PROBLEM DESCRIPTION> Without omitting anything, copy the data exactly.

DATA SUPPLIED>
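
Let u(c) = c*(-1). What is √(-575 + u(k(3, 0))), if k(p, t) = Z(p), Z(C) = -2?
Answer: I*√573 ≈ 23.937*I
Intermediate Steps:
k(p, t) = -2
u(c) = -c
√(-575 + u(k(3, 0))) = √(-575 - 1*(-2)) = √(-575 + 2) = √(-573) = I*√573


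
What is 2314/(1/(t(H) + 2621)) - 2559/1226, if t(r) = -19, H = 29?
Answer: 7381777769/1226 ≈ 6.0210e+6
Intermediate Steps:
2314/(1/(t(H) + 2621)) - 2559/1226 = 2314/(1/(-19 + 2621)) - 2559/1226 = 2314/(1/2602) - 2559*1/1226 = 2314/(1/2602) - 2559/1226 = 2314*2602 - 2559/1226 = 6021028 - 2559/1226 = 7381777769/1226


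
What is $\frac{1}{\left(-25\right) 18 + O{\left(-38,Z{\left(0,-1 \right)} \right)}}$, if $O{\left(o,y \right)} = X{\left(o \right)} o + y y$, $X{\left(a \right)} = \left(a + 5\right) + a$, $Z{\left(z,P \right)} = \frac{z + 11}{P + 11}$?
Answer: $\frac{100}{224921} \approx 0.0004446$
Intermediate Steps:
$Z{\left(z,P \right)} = \frac{11 + z}{11 + P}$
$X{\left(a \right)} = 5 + 2 a$ ($X{\left(a \right)} = \left(5 + a\right) + a = 5 + 2 a$)
$O{\left(o,y \right)} = y^{2} + o \left(5 + 2 o\right)$ ($O{\left(o,y \right)} = \left(5 + 2 o\right) o + y y = o \left(5 + 2 o\right) + y^{2} = y^{2} + o \left(5 + 2 o\right)$)
$\frac{1}{\left(-25\right) 18 + O{\left(-38,Z{\left(0,-1 \right)} \right)}} = \frac{1}{\left(-25\right) 18 - \left(- \frac{\left(11 + 0\right)^{2}}{\left(11 - 1\right)^{2}} + 38 \left(5 + 2 \left(-38\right)\right)\right)} = \frac{1}{-450 - \left(- \frac{121}{100} + 38 \left(5 - 76\right)\right)} = \frac{1}{-450 + \left(\left(\frac{1}{10} \cdot 11\right)^{2} - -2698\right)} = \frac{1}{-450 + \left(\left(\frac{11}{10}\right)^{2} + 2698\right)} = \frac{1}{-450 + \left(\frac{121}{100} + 2698\right)} = \frac{1}{-450 + \frac{269921}{100}} = \frac{1}{\frac{224921}{100}} = \frac{100}{224921}$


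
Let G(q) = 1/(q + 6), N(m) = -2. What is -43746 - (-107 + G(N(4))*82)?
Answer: -87319/2 ≈ -43660.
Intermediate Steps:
G(q) = 1/(6 + q)
-43746 - (-107 + G(N(4))*82) = -43746 - (-107 + 82/(6 - 2)) = -43746 - (-107 + 82/4) = -43746 - (-107 + (¼)*82) = -43746 - (-107 + 41/2) = -43746 - 1*(-173/2) = -43746 + 173/2 = -87319/2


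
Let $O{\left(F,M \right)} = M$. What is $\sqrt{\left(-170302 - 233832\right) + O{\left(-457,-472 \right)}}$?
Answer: $i \sqrt{404606} \approx 636.09 i$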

SOLUTION TO THE EXERCISE>
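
Let u(c) = c*(-1). What is √(-575 + u(k(3, 0))), if k(p, t) = Z(p), Z(C) = -2?
Answer: I*√573 ≈ 23.937*I
Intermediate Steps:
k(p, t) = -2
u(c) = -c
√(-575 + u(k(3, 0))) = √(-575 - 1*(-2)) = √(-575 + 2) = √(-573) = I*√573


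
What is 2314/(1/(t(H) + 2621)) - 2559/1226, if t(r) = -19, H = 29?
Answer: 7381777769/1226 ≈ 6.0210e+6
Intermediate Steps:
2314/(1/(t(H) + 2621)) - 2559/1226 = 2314/(1/(-19 + 2621)) - 2559/1226 = 2314/(1/2602) - 2559*1/1226 = 2314/(1/2602) - 2559/1226 = 2314*2602 - 2559/1226 = 6021028 - 2559/1226 = 7381777769/1226


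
What is $\frac{1}{\left(-25\right) 18 + O{\left(-38,Z{\left(0,-1 \right)} \right)}}$, if $O{\left(o,y \right)} = X{\left(o \right)} o + y y$, $X{\left(a \right)} = \left(a + 5\right) + a$, $Z{\left(z,P \right)} = \frac{z + 11}{P + 11}$?
Answer: $\frac{100}{224921} \approx 0.0004446$
Intermediate Steps:
$Z{\left(z,P \right)} = \frac{11 + z}{11 + P}$
$X{\left(a \right)} = 5 + 2 a$ ($X{\left(a \right)} = \left(5 + a\right) + a = 5 + 2 a$)
$O{\left(o,y \right)} = y^{2} + o \left(5 + 2 o\right)$ ($O{\left(o,y \right)} = \left(5 + 2 o\right) o + y y = o \left(5 + 2 o\right) + y^{2} = y^{2} + o \left(5 + 2 o\right)$)
$\frac{1}{\left(-25\right) 18 + O{\left(-38,Z{\left(0,-1 \right)} \right)}} = \frac{1}{\left(-25\right) 18 - \left(- \frac{\left(11 + 0\right)^{2}}{\left(11 - 1\right)^{2}} + 38 \left(5 + 2 \left(-38\right)\right)\right)} = \frac{1}{-450 - \left(- \frac{121}{100} + 38 \left(5 - 76\right)\right)} = \frac{1}{-450 + \left(\left(\frac{1}{10} \cdot 11\right)^{2} - -2698\right)} = \frac{1}{-450 + \left(\left(\frac{11}{10}\right)^{2} + 2698\right)} = \frac{1}{-450 + \left(\frac{121}{100} + 2698\right)} = \frac{1}{-450 + \frac{269921}{100}} = \frac{1}{\frac{224921}{100}} = \frac{100}{224921}$


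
Let G(q) = 1/(q + 6), N(m) = -2. What is -43746 - (-107 + G(N(4))*82)?
Answer: -87319/2 ≈ -43660.
Intermediate Steps:
G(q) = 1/(6 + q)
-43746 - (-107 + G(N(4))*82) = -43746 - (-107 + 82/(6 - 2)) = -43746 - (-107 + 82/4) = -43746 - (-107 + (¼)*82) = -43746 - (-107 + 41/2) = -43746 - 1*(-173/2) = -43746 + 173/2 = -87319/2


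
Let $O{\left(F,M \right)} = M$. What is $\sqrt{\left(-170302 - 233832\right) + O{\left(-457,-472 \right)}}$?
Answer: $i \sqrt{404606} \approx 636.09 i$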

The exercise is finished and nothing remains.